What is being asked: Search the material for the string "damage" and copy each line where it occurs.

BEGIN Material for the task

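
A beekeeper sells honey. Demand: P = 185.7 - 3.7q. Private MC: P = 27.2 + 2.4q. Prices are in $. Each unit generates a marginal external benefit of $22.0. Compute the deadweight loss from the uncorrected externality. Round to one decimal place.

Market equilibrium (private): 27.2 + 2.4q = 185.7 - 3.7q → q_m = 25.9836.
Social marginal cost = private MC − MEB = 5.2 + 2.4q.
Set SMC = demand: 5.2 + 2.4q = 185.7 - 3.7q → q* = 29.5902.
The loss is the area between SMC and demand from q* to q_m; with linear curves that's a triangle of height MEB(q_m).
DWL = ½ × 3.6066 × 22.0000 = 39.6726.

DWL = $39.7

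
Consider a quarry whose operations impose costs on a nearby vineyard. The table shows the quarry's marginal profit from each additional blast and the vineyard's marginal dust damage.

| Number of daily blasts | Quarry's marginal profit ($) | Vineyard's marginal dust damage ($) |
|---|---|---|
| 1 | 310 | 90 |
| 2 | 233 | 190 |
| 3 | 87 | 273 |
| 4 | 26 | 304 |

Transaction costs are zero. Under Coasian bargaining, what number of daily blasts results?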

END Material for the task

Solution to the exercise:
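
Consider a quarry whose operations impose costs on a nearby vineyard. The table shows the quarry's marginal profit from each additional blast and the vineyard's marginal dust damage.
| Number of daily blasts | Quarry's marginal profit ($) | Vineyard's marginal dust damage ($) |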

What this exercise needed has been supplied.